Exercise prompt:
Filter the records down to the lines that hold the word "linear", and copy each of those lines.

Given data:

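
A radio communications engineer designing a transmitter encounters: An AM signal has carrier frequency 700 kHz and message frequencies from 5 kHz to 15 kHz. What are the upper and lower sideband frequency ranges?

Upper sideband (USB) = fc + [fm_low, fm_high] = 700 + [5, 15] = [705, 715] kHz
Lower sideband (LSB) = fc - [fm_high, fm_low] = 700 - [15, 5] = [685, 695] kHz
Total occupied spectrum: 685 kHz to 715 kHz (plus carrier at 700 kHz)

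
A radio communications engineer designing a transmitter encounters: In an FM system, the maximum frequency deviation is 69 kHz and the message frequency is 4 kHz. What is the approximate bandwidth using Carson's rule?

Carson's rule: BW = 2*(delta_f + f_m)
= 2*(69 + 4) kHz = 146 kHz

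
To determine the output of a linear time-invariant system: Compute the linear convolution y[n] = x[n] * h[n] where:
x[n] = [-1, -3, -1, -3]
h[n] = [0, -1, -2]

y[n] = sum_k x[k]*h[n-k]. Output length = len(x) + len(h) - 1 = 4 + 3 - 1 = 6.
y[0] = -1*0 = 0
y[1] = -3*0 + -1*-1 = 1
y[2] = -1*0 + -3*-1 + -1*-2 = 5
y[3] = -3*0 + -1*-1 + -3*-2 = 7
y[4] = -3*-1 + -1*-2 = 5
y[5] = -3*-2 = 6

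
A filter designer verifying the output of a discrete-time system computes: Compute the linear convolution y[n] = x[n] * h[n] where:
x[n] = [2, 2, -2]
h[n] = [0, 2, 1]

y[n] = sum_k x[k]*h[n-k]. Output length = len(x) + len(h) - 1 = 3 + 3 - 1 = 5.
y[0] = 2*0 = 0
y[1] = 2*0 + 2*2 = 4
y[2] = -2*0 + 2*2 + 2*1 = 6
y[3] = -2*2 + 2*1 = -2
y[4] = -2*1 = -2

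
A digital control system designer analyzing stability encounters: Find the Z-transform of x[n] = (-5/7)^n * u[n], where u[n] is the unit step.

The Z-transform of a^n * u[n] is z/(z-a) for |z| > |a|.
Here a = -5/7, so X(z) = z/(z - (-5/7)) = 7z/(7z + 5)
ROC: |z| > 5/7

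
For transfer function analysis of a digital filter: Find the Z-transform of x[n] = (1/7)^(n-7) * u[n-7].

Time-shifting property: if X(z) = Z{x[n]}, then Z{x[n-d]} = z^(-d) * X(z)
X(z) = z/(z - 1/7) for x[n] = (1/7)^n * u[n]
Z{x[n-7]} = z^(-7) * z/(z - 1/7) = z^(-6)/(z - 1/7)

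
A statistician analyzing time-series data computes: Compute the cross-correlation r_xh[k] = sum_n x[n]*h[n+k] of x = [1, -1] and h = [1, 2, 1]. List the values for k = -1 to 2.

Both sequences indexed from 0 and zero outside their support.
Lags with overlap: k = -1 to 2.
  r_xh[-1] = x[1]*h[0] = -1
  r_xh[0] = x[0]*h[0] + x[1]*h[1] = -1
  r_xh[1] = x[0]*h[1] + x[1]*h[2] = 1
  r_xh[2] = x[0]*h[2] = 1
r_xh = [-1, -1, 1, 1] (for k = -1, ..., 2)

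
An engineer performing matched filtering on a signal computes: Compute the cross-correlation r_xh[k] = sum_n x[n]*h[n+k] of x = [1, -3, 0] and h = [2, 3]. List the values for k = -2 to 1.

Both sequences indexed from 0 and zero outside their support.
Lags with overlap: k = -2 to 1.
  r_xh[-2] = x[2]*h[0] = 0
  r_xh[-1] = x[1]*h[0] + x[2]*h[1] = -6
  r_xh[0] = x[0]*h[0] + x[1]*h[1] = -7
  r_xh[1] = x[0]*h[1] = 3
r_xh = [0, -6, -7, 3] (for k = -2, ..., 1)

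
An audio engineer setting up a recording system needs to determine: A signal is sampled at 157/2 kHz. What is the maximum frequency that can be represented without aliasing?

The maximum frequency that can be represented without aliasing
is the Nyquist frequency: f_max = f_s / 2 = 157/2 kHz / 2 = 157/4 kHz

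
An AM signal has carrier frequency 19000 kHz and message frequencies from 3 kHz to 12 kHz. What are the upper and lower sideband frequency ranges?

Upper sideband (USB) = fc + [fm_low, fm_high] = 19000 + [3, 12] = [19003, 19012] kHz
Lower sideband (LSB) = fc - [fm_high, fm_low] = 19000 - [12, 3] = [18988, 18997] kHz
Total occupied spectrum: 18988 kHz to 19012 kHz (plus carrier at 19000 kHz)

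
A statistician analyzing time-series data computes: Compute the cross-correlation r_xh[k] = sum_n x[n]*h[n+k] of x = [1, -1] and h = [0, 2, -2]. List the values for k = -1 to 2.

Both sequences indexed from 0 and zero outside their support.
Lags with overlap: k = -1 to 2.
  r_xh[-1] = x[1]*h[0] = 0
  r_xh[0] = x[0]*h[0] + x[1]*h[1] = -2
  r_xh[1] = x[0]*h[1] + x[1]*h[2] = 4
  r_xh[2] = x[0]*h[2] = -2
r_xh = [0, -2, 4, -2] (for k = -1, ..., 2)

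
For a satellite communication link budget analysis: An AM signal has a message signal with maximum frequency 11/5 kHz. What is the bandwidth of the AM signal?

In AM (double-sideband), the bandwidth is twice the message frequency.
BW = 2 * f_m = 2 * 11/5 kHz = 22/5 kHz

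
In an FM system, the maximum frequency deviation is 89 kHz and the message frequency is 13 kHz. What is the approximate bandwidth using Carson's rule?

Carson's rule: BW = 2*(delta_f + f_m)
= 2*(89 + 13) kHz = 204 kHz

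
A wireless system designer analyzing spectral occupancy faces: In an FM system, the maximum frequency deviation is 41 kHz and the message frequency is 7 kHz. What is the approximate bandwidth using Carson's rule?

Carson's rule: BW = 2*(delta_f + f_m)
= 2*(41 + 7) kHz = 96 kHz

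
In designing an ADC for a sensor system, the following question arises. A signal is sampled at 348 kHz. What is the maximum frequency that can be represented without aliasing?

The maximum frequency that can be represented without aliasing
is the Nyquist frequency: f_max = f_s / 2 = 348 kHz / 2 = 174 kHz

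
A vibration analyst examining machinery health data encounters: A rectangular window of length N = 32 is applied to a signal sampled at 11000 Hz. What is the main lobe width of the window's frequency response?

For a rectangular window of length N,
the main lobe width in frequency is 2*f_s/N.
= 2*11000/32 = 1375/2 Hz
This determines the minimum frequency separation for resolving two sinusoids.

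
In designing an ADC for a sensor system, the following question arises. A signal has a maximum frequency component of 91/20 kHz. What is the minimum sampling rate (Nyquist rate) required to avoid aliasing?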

Reply to the task:
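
To determine the output of a linear time-invariant system: Compute the linear convolution y[n] = x[n] * h[n] where:
A filter designer verifying the output of a discrete-time system computes: Compute the linear convolution y[n] = x[n] * h[n] where: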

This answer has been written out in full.